◆ Work request ◆
Here are some entries; quote each one exactly.

(Collected data entries)
Start of Block

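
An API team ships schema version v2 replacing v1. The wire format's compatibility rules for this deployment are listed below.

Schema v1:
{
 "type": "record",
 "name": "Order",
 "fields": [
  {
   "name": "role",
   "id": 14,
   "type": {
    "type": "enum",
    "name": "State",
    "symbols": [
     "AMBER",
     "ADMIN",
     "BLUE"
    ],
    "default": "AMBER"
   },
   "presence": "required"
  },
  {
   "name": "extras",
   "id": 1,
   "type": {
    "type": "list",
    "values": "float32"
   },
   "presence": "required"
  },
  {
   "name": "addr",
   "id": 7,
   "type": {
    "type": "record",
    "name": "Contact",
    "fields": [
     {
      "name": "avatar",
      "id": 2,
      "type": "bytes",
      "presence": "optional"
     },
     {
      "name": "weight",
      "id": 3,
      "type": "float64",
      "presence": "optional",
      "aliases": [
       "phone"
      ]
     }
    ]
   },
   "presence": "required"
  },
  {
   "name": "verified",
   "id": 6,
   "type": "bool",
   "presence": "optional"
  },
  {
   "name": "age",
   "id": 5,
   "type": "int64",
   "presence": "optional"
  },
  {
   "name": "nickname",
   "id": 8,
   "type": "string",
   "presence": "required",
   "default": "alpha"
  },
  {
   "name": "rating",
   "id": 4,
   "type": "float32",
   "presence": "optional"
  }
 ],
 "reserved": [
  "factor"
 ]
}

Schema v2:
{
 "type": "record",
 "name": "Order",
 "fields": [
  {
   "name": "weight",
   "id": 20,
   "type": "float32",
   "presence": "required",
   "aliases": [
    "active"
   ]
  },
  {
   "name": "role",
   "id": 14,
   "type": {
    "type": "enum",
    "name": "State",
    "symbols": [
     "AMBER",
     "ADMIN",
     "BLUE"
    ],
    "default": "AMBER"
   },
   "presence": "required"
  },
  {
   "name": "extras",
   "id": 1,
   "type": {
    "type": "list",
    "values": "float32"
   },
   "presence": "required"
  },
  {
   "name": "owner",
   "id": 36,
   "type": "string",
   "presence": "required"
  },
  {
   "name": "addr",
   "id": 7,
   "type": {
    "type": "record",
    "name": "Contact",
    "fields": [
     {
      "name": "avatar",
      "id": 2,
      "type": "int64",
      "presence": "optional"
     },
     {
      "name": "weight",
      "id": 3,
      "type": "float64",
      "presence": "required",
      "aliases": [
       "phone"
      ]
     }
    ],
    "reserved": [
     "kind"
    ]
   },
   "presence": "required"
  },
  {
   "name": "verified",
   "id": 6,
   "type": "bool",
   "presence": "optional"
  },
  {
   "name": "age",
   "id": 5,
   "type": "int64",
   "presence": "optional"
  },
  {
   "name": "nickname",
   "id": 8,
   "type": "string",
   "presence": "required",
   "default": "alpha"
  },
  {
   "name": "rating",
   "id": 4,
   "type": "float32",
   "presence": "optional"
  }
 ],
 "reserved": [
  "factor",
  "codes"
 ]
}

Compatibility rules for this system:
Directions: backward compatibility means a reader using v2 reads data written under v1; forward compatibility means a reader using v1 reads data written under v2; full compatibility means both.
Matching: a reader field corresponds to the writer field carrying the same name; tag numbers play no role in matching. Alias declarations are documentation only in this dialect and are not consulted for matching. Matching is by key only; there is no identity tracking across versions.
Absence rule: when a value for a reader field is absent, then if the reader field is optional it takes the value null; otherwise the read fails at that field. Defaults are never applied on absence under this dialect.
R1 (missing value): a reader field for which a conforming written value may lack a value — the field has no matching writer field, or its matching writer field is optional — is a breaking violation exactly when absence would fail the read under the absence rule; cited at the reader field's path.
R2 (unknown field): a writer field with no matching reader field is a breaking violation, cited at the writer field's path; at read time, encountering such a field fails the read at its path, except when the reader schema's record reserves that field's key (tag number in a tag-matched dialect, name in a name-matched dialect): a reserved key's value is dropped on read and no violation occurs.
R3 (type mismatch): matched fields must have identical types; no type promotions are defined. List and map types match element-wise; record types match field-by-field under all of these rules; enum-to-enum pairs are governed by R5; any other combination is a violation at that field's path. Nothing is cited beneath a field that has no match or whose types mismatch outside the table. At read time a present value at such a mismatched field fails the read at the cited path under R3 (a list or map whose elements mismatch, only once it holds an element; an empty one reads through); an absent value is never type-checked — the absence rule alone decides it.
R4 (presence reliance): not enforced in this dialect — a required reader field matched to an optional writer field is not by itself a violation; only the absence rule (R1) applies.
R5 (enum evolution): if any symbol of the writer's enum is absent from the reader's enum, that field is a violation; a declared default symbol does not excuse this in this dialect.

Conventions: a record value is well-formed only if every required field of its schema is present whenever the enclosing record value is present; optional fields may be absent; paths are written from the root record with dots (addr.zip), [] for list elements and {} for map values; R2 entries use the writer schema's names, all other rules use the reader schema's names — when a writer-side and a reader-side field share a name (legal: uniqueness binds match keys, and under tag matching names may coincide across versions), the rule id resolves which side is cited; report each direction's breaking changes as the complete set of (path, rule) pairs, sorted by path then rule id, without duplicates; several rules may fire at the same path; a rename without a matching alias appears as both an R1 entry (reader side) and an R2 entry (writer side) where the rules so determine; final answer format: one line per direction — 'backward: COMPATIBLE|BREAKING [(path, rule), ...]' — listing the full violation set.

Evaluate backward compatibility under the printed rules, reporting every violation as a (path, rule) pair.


backward: BREAKING [(addr.avatar, R3), (addr.weight, R1), (owner, R1), (weight, R1)]

each type pair in Order: writer, then reader
checking backward for Order: reader v2 against writer v1:
  weight: no writer-side match
  State -> State, writer required: role aligns to role
  list<float32> -> list<float32>, writer required: extras aligns to extras
  owner: no writer-side match
  Contact -> Contact, writer required: addr aligns to addr
  bool -> bool, writer optional: verified aligns to verified
  int64 -> int64, writer optional: age aligns to age
  string -> string, writer required: nickname aligns to nickname
  float32 -> float32, writer optional: rating aligns to rating
  bytes -> int64, writer optional: addr.avatar aligns to addr.avatar
  float64 -> float64, writer optional: addr.weight aligns to addr.weight
  breaking: (addr.avatar, R3)
  breaking: (addr.weight, R1)
  breaking: (owner, R1)
  breaking: (weight, R1)
  => backward: BREAKING (4)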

End of Block

◆ Answer to the problem ◆
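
An API team ships schema version v2 replacing v1. The wire format's compatibility rules for this deployment are listed below.

Schema v1:
{
 "type": "record",
 "name": "Order",
 "fields": [
  {
   "name": "role",
   "id": 14,
   "type": {
    "type": "enum",
    "name": "State",
    "symbols": [
     "AMBER",
     "ADMIN",
     "BLUE"
    ],
    "default": "AMBER"
   },
   "presence": "required"
  },
  {
   "name": "extras",
   "id": 1,
   "type": {
    "type": "list",
    "values": "float32"
   },
   "presence": "required"
  },
  {
   "name": "addr",
   "id": 7,
   "type": {
    "type": "record",
    "name": "Contact",
    "fields": [
     {
      "name": "avatar",
      "id": 2,
      "type": "bytes",
      "presence": "optional"
     },
     {
      "name": "weight",
      "id": 3,
      "type": "float64",
      "presence": "optional",
      "aliases": [
       "phone"
      ]
     }
    ]
   },
   "presence": "required"
  },
  {
   "name": "verified",
   "id": 6,
   "type": "bool",
   "presence": "optional"
  },
  {
   "name": "age",
   "id": 5,
   "type": "int64",
   "presence": "optional"
  },
  {
   "name": "nickname",
   "id": 8,
   "type": "string",
   "presence": "required",
   "default": "alpha"
  },
  {
   "name": "rating",
   "id": 4,
   "type": "float32",
   "presence": "optional"
  }
 ],
 "reserved": [
  "factor"
 ]
}

Schema v2:
{
 "type": "record",
 "name": "Order",
 "fields": [
  {
   "name": "weight",
   "id": 20,
   "type": "float32",
   "presence": "required",
   "aliases": [
    "active"
   ]
  },
  {
   "name": "role",
   "id": 14,
   "type": {
    "type": "enum",
    "name": "State",
    "symbols": [
     "AMBER",
     "ADMIN",
     "BLUE"
    ],
    "default": "AMBER"
   },
   "presence": "required"
  },
  {
   "name": "extras",
   "id": 1,
   "type": {
    "type": "list",
    "values": "float32"
   },
   "presence": "required"
  },
  {
   "name": "owner",
   "id": 36,
   "type": "string",
   "presence": "required"
  },
  {
   "name": "addr",
   "id": 7,
   "type": {
    "type": "record",
    "name": "Contact",
    "fields": [
     {
      "name": "avatar",
      "id": 2,
      "type": "int64",
      "presence": "optional"
     },
     {
      "name": "weight",
      "id": 3,
      "type": "float64",
      "presence": "required",
      "aliases": [
       "phone"
      ]
     }
    ],
    "reserved": [
     "kind"
    ]
   },
   "presence": "required"
  },
  {
   "name": "verified",
   "id": 6,
   "type": "bool",
   "presence": "optional"
  },
  {
   "name": "age",
   "id": 5,
   "type": "int64",
   "presence": "optional"
  },
  {
   "name": "nickname",
   "id": 8,
   "type": "string",
   "presence": "required",
   "default": "alpha"
  },
  {
   "name": "rating",
   "id": 4,
   "type": "float32",
   "presence": "optional"
  }
 ],
 "reserved": [
  "factor",
  "codes"
 ]
}

Compatibility rules for this system:
Directions: backward compatibility means a reader using v2 reads data written under v1; forward compatibility means a reader using v1 reads data written under v2; full compatibility means both.
Matching: a reader field corresponds to the writer field carrying the same name; tag numbers play no role in matching. Alias declarations are documentation only in this dialect and are not consulted for matching. Matching is by key only; there is no identity tracking across versions.
Absence rule: when a value for a reader field is absent, then if the reader field is optional it takes the value null; otherwise the read fails at that field. Defaults are never applied on absence under this dialect.
R1 (missing value): a reader field for which a conforming written value may lack a value — the field has no matching writer field, or its matching writer field is optional — is a breaking violation exactly when absence would fail the read under the absence rule; cited at the reader field's path.
R2 (unknown field): a writer field with no matching reader field is a breaking violation, cited at the writer field's path; at read time, encountering such a field fails the read at its path, except when the reader schema's record reserves that field's key (tag number in a tag-matched dialect, name in a name-matched dialect): a reserved key's value is dropped on read and no violation occurs.
R3 (type mismatch): matched fields must have identical types; no type promotions are defined. List and map types match element-wise; record types match field-by-field under all of these rules; enum-to-enum pairs are governed by R5; any other combination is a violation at that field's path. Nothing is cited beneath a field that has no match or whose types mismatch outside the table. At read time a present value at such a mismatched field fails the read at the cited path under R3 (a list or map whose elements mismatch, only once it holds an element; an empty one reads through); an absent value is never type-checked — the absence rule alone decides it.
R4 (presence reliance): not enforced in this dialect — a required reader field matched to an optional writer field is not by itself a violation; only the absence rule (R1) applies.
R5 (enum evolution): if any symbol of the writer's enum is absent from the reader's enum, that field is a violation; a declared default symbol does not excuse this in this dialect.

Conventions: a record value is well-formed only if every required field of its schema is present whenever the enclosing record value is present; optional fields may be absent; paths are written from the root record with dots (addr.zip), [] for list elements and {} for map values; R2 entries use the writer schema's names, all other rules use the reader schema's names — when a writer-side and a reader-side field share a name (legal: uniqueness binds match keys, and under tag matching names may coincide across versions), the rule id resolves which side is cited; report each direction's breaking changes as the complete set of (path, rule) pairs, sorted by path then rule id, without duplicates; several rules may fire at the same path; a rename without a matching alias appears as both an R1 entry (reader side) and an R2 entry (writer side) where the rules so determine; final answer format: one line per direction — 'backward: COMPATIBLE|BREAKING [(path, rule), ...]' — listing the full violation set.

Evaluate backward compatibility under the printed rules, reporting every violation as a (path, rule) pair.


backward: BREAKING [(addr.avatar, R3), (addr.weight, R1), (owner, R1), (weight, R1)]

each type pair in Order: writer, then reader
checking backward for Order: reader v2 against writer v1:
  weight: no writer-side match
  State -> State, writer required: role aligns to role
  list<float32> -> list<float32>, writer required: extras aligns to extras
  owner: no writer-side match
  Contact -> Contact, writer required: addr aligns to addr
  bool -> bool, writer optional: verified aligns to verified
  int64 -> int64, writer optional: age aligns to age
  string -> string, writer required: nickname aligns to nickname
  float32 -> float32, writer optional: rating aligns to rating
  bytes -> int64, writer optional: addr.avatar aligns to addr.avatar
  float64 -> float64, writer optional: addr.weight aligns to addr.weight
  breaking: (addr.avatar, R3)
  breaking: (addr.weight, R1)
  breaking: (owner, R1)
  breaking: (weight, R1)
  => backward: BREAKING (4)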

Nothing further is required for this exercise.